= Work request =
Write the records out again. Match them exactly.

(Provided records Opens)

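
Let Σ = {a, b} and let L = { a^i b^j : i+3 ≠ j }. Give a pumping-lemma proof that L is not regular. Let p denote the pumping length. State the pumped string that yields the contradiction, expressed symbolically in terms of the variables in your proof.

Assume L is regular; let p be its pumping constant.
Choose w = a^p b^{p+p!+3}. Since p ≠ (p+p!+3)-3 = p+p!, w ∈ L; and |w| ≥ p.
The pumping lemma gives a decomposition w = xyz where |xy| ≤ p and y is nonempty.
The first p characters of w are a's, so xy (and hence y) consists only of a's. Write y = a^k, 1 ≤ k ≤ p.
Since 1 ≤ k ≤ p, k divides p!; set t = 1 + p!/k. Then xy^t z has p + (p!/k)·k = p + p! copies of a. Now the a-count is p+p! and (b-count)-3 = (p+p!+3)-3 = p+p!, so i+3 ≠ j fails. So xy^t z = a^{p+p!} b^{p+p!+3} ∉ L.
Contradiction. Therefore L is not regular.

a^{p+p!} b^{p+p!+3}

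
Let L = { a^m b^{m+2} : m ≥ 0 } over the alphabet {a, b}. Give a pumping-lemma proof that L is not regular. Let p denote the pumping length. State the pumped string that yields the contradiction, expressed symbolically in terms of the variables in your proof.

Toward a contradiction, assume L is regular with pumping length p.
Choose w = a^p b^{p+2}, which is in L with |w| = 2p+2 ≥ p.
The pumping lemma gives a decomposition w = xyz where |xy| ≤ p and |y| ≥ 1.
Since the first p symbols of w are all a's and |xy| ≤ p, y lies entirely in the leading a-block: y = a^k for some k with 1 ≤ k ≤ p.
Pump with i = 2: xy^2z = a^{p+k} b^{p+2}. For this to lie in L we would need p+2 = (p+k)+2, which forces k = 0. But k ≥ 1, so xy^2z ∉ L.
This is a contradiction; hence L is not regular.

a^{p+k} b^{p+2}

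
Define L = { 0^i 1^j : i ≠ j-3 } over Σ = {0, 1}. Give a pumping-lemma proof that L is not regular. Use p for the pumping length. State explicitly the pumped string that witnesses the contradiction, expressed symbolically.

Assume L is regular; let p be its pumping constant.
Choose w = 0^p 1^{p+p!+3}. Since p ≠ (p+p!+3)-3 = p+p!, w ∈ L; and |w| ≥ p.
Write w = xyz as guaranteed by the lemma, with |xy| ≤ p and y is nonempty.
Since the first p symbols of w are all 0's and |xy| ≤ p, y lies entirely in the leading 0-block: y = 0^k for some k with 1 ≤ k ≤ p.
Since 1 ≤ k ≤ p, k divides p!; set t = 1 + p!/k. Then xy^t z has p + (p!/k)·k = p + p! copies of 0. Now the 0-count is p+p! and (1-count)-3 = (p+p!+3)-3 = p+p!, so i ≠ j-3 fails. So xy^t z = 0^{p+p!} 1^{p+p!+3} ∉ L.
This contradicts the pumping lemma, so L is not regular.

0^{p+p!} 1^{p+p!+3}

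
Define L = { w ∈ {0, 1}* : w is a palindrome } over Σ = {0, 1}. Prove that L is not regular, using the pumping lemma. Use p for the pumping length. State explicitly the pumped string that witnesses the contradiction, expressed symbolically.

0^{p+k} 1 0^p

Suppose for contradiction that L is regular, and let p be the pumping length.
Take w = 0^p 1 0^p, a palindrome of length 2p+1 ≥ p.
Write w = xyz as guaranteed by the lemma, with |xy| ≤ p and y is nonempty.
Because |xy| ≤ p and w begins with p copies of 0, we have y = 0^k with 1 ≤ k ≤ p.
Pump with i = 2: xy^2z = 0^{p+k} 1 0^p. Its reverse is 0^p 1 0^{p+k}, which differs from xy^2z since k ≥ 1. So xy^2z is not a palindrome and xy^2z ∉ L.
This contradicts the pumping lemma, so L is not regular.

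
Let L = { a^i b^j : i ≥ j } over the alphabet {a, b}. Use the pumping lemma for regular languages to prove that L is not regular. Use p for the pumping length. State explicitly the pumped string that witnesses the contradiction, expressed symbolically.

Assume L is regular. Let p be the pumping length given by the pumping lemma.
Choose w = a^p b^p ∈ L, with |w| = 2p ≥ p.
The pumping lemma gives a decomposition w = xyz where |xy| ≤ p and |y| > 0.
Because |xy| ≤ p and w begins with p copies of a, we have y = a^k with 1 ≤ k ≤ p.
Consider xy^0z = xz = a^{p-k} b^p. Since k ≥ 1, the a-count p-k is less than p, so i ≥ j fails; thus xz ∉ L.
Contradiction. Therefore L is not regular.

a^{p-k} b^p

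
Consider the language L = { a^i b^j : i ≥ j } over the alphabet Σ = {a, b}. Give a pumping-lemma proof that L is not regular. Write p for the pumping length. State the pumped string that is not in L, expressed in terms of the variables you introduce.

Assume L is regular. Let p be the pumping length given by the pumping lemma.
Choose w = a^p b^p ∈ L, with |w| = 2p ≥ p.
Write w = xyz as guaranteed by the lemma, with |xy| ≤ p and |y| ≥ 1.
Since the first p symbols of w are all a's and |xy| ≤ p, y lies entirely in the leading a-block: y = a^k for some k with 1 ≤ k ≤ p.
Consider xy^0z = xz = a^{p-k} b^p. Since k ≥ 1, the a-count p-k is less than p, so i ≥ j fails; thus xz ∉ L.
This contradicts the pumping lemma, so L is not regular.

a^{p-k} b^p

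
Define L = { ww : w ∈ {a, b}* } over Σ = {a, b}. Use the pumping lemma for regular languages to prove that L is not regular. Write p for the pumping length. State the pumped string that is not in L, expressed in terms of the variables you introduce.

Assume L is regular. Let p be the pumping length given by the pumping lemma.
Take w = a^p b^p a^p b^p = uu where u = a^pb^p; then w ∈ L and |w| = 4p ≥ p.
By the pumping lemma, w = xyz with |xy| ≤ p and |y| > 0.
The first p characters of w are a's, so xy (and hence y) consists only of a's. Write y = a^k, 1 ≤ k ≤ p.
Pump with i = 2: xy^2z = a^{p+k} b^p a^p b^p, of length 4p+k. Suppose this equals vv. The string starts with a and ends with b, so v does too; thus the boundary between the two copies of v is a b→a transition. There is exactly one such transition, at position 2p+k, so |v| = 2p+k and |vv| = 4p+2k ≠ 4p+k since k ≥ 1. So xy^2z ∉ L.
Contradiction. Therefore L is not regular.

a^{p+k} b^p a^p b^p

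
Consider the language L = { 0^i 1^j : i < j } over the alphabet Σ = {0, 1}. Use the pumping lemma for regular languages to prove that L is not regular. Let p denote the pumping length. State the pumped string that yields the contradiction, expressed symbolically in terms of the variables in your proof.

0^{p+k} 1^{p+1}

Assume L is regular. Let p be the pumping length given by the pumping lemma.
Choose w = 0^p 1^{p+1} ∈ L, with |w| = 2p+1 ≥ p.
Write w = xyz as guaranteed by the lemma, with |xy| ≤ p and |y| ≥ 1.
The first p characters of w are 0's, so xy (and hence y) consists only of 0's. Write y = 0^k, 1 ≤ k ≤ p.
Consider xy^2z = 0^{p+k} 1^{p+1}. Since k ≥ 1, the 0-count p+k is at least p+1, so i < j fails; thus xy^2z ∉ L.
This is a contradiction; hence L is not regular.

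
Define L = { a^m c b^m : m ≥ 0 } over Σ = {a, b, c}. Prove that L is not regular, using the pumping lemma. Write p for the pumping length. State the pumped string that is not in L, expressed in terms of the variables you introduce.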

(Provided records Closes)

= Output of the task =
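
Let Σ = {a, b} and let L = { a^i b^j : i+3 ≠ j }. Give a pumping-lemma proof that L is not regular. Let p denote the pumping length. State the pumped string that yields the contradiction, expressed symbolically in terms of the variables in your proof.

Assume L is regular; let p be its pumping constant.
Choose w = a^p b^{p+p!+3}. Since p ≠ (p+p!+3)-3 = p+p!, w ∈ L; and |w| ≥ p.
The pumping lemma gives a decomposition w = xyz where |xy| ≤ p and y is nonempty.
The first p characters of w are a's, so xy (and hence y) consists only of a's. Write y = a^k, 1 ≤ k ≤ p.
Since 1 ≤ k ≤ p, k divides p!; set t = 1 + p!/k. Then xy^t z has p + (p!/k)·k = p + p! copies of a. Now the a-count is p+p! and (b-count)-3 = (p+p!+3)-3 = p+p!, so i+3 ≠ j fails. So xy^t z = a^{p+p!} b^{p+p!+3} ∉ L.
Contradiction. Therefore L is not regular.

a^{p+p!} b^{p+p!+3}

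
Let L = { a^m b^{m+2} : m ≥ 0 } over the alphabet {a, b}. Give a pumping-lemma proof that L is not regular. Let p denote the pumping length. State the pumped string that yields the contradiction, expressed symbolically in terms of the variables in your proof.

Toward a contradiction, assume L is regular with pumping length p.
Choose w = a^p b^{p+2}, which is in L with |w| = 2p+2 ≥ p.
The pumping lemma gives a decomposition w = xyz where |xy| ≤ p and |y| ≥ 1.
Since the first p symbols of w are all a's and |xy| ≤ p, y lies entirely in the leading a-block: y = a^k for some k with 1 ≤ k ≤ p.
Pump with i = 2: xy^2z = a^{p+k} b^{p+2}. For this to lie in L we would need p+2 = (p+k)+2, which forces k = 0. But k ≥ 1, so xy^2z ∉ L.
This is a contradiction; hence L is not regular.

a^{p+k} b^{p+2}

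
Define L = { 0^i 1^j : i ≠ j-3 } over Σ = {0, 1}. Give a pumping-lemma proof that L is not regular. Use p for the pumping length. State explicitly the pumped string that witnesses the contradiction, expressed symbolically.

Assume L is regular; let p be its pumping constant.
Choose w = 0^p 1^{p+p!+3}. Since p ≠ (p+p!+3)-3 = p+p!, w ∈ L; and |w| ≥ p.
Write w = xyz as guaranteed by the lemma, with |xy| ≤ p and y is nonempty.
Since the first p symbols of w are all 0's and |xy| ≤ p, y lies entirely in the leading 0-block: y = 0^k for some k with 1 ≤ k ≤ p.
Since 1 ≤ k ≤ p, k divides p!; set t = 1 + p!/k. Then xy^t z has p + (p!/k)·k = p + p! copies of 0. Now the 0-count is p+p! and (1-count)-3 = (p+p!+3)-3 = p+p!, so i ≠ j-3 fails. So xy^t z = 0^{p+p!} 1^{p+p!+3} ∉ L.
This contradicts the pumping lemma, so L is not regular.

0^{p+p!} 1^{p+p!+3}

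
Define L = { w ∈ {0, 1}* : w is a palindrome } over Σ = {0, 1}. Prove that L is not regular, using the pumping lemma. Use p for the pumping length. State explicitly the pumped string that witnesses the contradiction, expressed symbolically.

0^{p+k} 1 0^p

Suppose for contradiction that L is regular, and let p be the pumping length.
Take w = 0^p 1 0^p, a palindrome of length 2p+1 ≥ p.
Write w = xyz as guaranteed by the lemma, with |xy| ≤ p and y is nonempty.
Because |xy| ≤ p and w begins with p copies of 0, we have y = 0^k with 1 ≤ k ≤ p.
Pump with i = 2: xy^2z = 0^{p+k} 1 0^p. Its reverse is 0^p 1 0^{p+k}, which differs from xy^2z since k ≥ 1. So xy^2z is not a palindrome and xy^2z ∉ L.
This contradicts the pumping lemma, so L is not regular.

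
Let L = { a^i b^j : i ≥ j } over the alphabet {a, b}. Use the pumping lemma for regular languages to prove that L is not regular. Use p for the pumping length. State explicitly the pumped string that witnesses the contradiction, expressed symbolically.

Assume L is regular. Let p be the pumping length given by the pumping lemma.
Choose w = a^p b^p ∈ L, with |w| = 2p ≥ p.
The pumping lemma gives a decomposition w = xyz where |xy| ≤ p and |y| > 0.
Because |xy| ≤ p and w begins with p copies of a, we have y = a^k with 1 ≤ k ≤ p.
Consider xy^0z = xz = a^{p-k} b^p. Since k ≥ 1, the a-count p-k is less than p, so i ≥ j fails; thus xz ∉ L.
Contradiction. Therefore L is not regular.

a^{p-k} b^p

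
Consider the language L = { a^i b^j : i ≥ j } over the alphabet Σ = {a, b}. Give a pumping-lemma proof that L is not regular. Write p for the pumping length. State the pumped string that is not in L, expressed in terms of the variables you introduce.

Assume L is regular. Let p be the pumping length given by the pumping lemma.
Choose w = a^p b^p ∈ L, with |w| = 2p ≥ p.
Write w = xyz as guaranteed by the lemma, with |xy| ≤ p and |y| ≥ 1.
Since the first p symbols of w are all a's and |xy| ≤ p, y lies entirely in the leading a-block: y = a^k for some k with 1 ≤ k ≤ p.
Consider xy^0z = xz = a^{p-k} b^p. Since k ≥ 1, the a-count p-k is less than p, so i ≥ j fails; thus xz ∉ L.
This contradicts the pumping lemma, so L is not regular.

a^{p-k} b^p

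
Define L = { ww : w ∈ {a, b}* } over Σ = {a, b}. Use the pumping lemma for regular languages to prove that L is not regular. Write p for the pumping length. State the pumped string that is not in L, expressed in terms of the variables you introduce.

Assume L is regular. Let p be the pumping length given by the pumping lemma.
Take w = a^p b^p a^p b^p = uu where u = a^pb^p; then w ∈ L and |w| = 4p ≥ p.
By the pumping lemma, w = xyz with |xy| ≤ p and |y| > 0.
The first p characters of w are a's, so xy (and hence y) consists only of a's. Write y = a^k, 1 ≤ k ≤ p.
Pump with i = 2: xy^2z = a^{p+k} b^p a^p b^p, of length 4p+k. Suppose this equals vv. The string starts with a and ends with b, so v does too; thus the boundary between the two copies of v is a b→a transition. There is exactly one such transition, at position 2p+k, so |v| = 2p+k and |vv| = 4p+2k ≠ 4p+k since k ≥ 1. So xy^2z ∉ L.
Contradiction. Therefore L is not regular.

a^{p+k} b^p a^p b^p

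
Consider the language L = { 0^i 1^j : i < j } over the alphabet Σ = {0, 1}. Use the pumping lemma for regular languages to prove that L is not regular. Let p denote the pumping length. State the pumped string that yields the contradiction, expressed symbolically in terms of the variables in your proof.

0^{p+k} 1^{p+1}

Assume L is regular. Let p be the pumping length given by the pumping lemma.
Choose w = 0^p 1^{p+1} ∈ L, with |w| = 2p+1 ≥ p.
Write w = xyz as guaranteed by the lemma, with |xy| ≤ p and |y| ≥ 1.
The first p characters of w are 0's, so xy (and hence y) consists only of 0's. Write y = 0^k, 1 ≤ k ≤ p.
Consider xy^2z = 0^{p+k} 1^{p+1}. Since k ≥ 1, the 0-count p+k is at least p+1, so i < j fails; thus xy^2z ∉ L.
This is a contradiction; hence L is not regular.

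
Define L = { a^m c b^m : m ≥ 0 } over Σ = {a, b, c}. Prove that L is not regular, using the pumping lemma. Write p for the pumping length. State the pumped string that is not in L, expressed in terms of the variables you introduce.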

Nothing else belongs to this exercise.